About this task: Where the string "What" occurs in a line of the entries below, copy that line.

◇ ◇ ◇

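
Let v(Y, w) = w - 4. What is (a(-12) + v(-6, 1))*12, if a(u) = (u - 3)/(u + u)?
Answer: -57/2 ≈ -28.500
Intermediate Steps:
v(Y, w) = -4 + w
a(u) = (-3 + u)/(2*u) (a(u) = (-3 + u)/((2*u)) = (-3 + u)*(1/(2*u)) = (-3 + u)/(2*u))
(a(-12) + v(-6, 1))*12 = ((½)*(-3 - 12)/(-12) + (-4 + 1))*12 = ((½)*(-1/12)*(-15) - 3)*12 = (5/8 - 3)*12 = -19/8*12 = -57/2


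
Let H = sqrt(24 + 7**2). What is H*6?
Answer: 6*sqrt(73) ≈ 51.264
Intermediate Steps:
H = sqrt(73) (H = sqrt(24 + 49) = sqrt(73) ≈ 8.5440)
H*6 = sqrt(73)*6 = 6*sqrt(73)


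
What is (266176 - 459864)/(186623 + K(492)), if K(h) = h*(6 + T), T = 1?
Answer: -2728/2677 ≈ -1.0191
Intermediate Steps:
K(h) = 7*h (K(h) = h*(6 + 1) = h*7 = 7*h)
(266176 - 459864)/(186623 + K(492)) = (266176 - 459864)/(186623 + 7*492) = -193688/(186623 + 3444) = -193688/190067 = -193688*1/190067 = -2728/2677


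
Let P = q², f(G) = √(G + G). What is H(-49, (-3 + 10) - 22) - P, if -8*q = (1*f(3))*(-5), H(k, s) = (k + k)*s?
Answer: 46965/32 ≈ 1467.7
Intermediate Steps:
f(G) = √2*√G (f(G) = √(2*G) = √2*√G)
H(k, s) = 2*k*s (H(k, s) = (2*k)*s = 2*k*s)
q = 5*√6/8 (q = -1*(√2*√3)*(-5)/8 = -1*√6*(-5)/8 = -√6*(-5)/8 = -(-5)*√6/8 = 5*√6/8 ≈ 1.5309)
P = 75/32 (P = (5*√6/8)² = 75/32 ≈ 2.3438)
H(-49, (-3 + 10) - 22) - P = 2*(-49)*((-3 + 10) - 22) - 1*75/32 = 2*(-49)*(7 - 22) - 75/32 = 2*(-49)*(-15) - 75/32 = 1470 - 75/32 = 46965/32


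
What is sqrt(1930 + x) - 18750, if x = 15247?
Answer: -18750 + sqrt(17177) ≈ -18619.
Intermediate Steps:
sqrt(1930 + x) - 18750 = sqrt(1930 + 15247) - 18750 = sqrt(17177) - 18750 = -18750 + sqrt(17177)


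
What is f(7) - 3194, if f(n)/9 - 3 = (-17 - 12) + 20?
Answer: -3248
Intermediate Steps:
f(n) = -54 (f(n) = 27 + 9*((-17 - 12) + 20) = 27 + 9*(-29 + 20) = 27 + 9*(-9) = 27 - 81 = -54)
f(7) - 3194 = -54 - 3194 = -3248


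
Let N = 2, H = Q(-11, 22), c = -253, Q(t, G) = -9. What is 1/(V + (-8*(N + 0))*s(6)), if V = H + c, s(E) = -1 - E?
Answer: -1/150 ≈ -0.0066667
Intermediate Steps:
H = -9
V = -262 (V = -9 - 253 = -262)
1/(V + (-8*(N + 0))*s(6)) = 1/(-262 + (-8*(2 + 0))*(-1 - 1*6)) = 1/(-262 + (-8*2)*(-1 - 6)) = 1/(-262 - 16*(-7)) = 1/(-262 + 112) = 1/(-150) = -1/150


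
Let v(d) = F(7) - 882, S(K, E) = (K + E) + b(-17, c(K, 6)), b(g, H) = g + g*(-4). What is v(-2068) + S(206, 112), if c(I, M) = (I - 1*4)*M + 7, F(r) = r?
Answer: -506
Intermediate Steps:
c(I, M) = 7 + M*(-4 + I) (c(I, M) = (I - 4)*M + 7 = (-4 + I)*M + 7 = M*(-4 + I) + 7 = 7 + M*(-4 + I))
b(g, H) = -3*g (b(g, H) = g - 4*g = -3*g)
S(K, E) = 51 + E + K (S(K, E) = (K + E) - 3*(-17) = (E + K) + 51 = 51 + E + K)
v(d) = -875 (v(d) = 7 - 882 = -875)
v(-2068) + S(206, 112) = -875 + (51 + 112 + 206) = -875 + 369 = -506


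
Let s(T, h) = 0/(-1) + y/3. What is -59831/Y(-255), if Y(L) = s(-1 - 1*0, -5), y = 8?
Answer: -179493/8 ≈ -22437.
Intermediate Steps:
s(T, h) = 8/3 (s(T, h) = 0/(-1) + 8/3 = 0*(-1) + 8*(1/3) = 0 + 8/3 = 8/3)
Y(L) = 8/3
-59831/Y(-255) = -59831/8/3 = -59831*3/8 = -179493/8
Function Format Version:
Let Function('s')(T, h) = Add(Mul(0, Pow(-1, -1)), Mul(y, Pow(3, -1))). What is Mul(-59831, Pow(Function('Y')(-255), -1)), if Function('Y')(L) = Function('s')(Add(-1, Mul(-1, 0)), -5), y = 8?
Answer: Rational(-179493, 8) ≈ -22437.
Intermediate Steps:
Function('s')(T, h) = Rational(8, 3) (Function('s')(T, h) = Add(Mul(0, Pow(-1, -1)), Mul(8, Pow(3, -1))) = Add(Mul(0, -1), Mul(8, Rational(1, 3))) = Add(0, Rational(8, 3)) = Rational(8, 3))
Function('Y')(L) = Rational(8, 3)
Mul(-59831, Pow(Function('Y')(-255), -1)) = Mul(-59831, Pow(Rational(8, 3), -1)) = Mul(-59831, Rational(3, 8)) = Rational(-179493, 8)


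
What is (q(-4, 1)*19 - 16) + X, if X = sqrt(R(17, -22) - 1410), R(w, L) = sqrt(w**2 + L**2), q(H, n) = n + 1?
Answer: 22 + sqrt(-1410 + sqrt(773)) ≈ 22.0 + 37.178*I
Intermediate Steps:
q(H, n) = 1 + n
R(w, L) = sqrt(L**2 + w**2)
X = sqrt(-1410 + sqrt(773)) (X = sqrt(sqrt((-22)**2 + 17**2) - 1410) = sqrt(sqrt(484 + 289) - 1410) = sqrt(sqrt(773) - 1410) = sqrt(-1410 + sqrt(773)) ≈ 37.178*I)
(q(-4, 1)*19 - 16) + X = ((1 + 1)*19 - 16) + sqrt(-1410 + sqrt(773)) = (2*19 - 16) + sqrt(-1410 + sqrt(773)) = (38 - 16) + sqrt(-1410 + sqrt(773)) = 22 + sqrt(-1410 + sqrt(773))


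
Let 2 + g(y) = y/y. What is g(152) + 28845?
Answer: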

◇ ◇ ◇

Task result:
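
Let v(Y, w) = w - 4. What is (a(-12) + v(-6, 1))*12, if a(u) = (u - 3)/(u + u)?
Let H = sqrt(24 + 7**2). What is H*6?
What is (266176 - 459864)/(186623 + K(492)), if K(h) = h*(6 + T), T = 1?
Let P = q², f(G) = √(G + G). What is H(-49, (-3 + 10) - 22) - P, if -8*q = (1*f(3))*(-5), H(k, s) = (k + k)*s?
What is sqrt(1930 + x) - 18750, if x = 15247?
What is f(7) - 3194, if f(n)/9 - 3 = (-17 - 12) + 20?
Let N = 2, H = Q(-11, 22), c = -253, Q(t, G) = -9. What is 1/(V + (-8*(N + 0))*s(6)), if V = H + c, s(E) = -1 - E?
Let v(d) = F(7) - 882, S(K, E) = (K + E) + b(-17, c(K, 6)), b(g, H) = g + g*(-4). What is v(-2068) + S(206, 112), if c(I, M) = (I - 1*4)*M + 7, F(r) = r?
Let s(T, h) = 0/(-1) + y/3. What is -59831/Y(-255), if Y(L) = s(-1 - 1*0, -5), y = 8?
Let Function('s')(T, h) = Add(Mul(0, Pow(-1, -1)), Mul(y, Pow(3, -1))). What is Mul(-59831, Pow(Function('Y')(-255), -1)), if Function('Y')(L) = Function('s')(Add(-1, Mul(-1, 0)), -5), y = 8?
What is (q(-4, 1)*19 - 16) + X, if X = sqrt(R(17, -22) - 1410), R(w, L) = sqrt(w**2 + L**2), q(H, n) = n + 1?
Let 2 + g(y) = y/y. What is g(152) + 28845?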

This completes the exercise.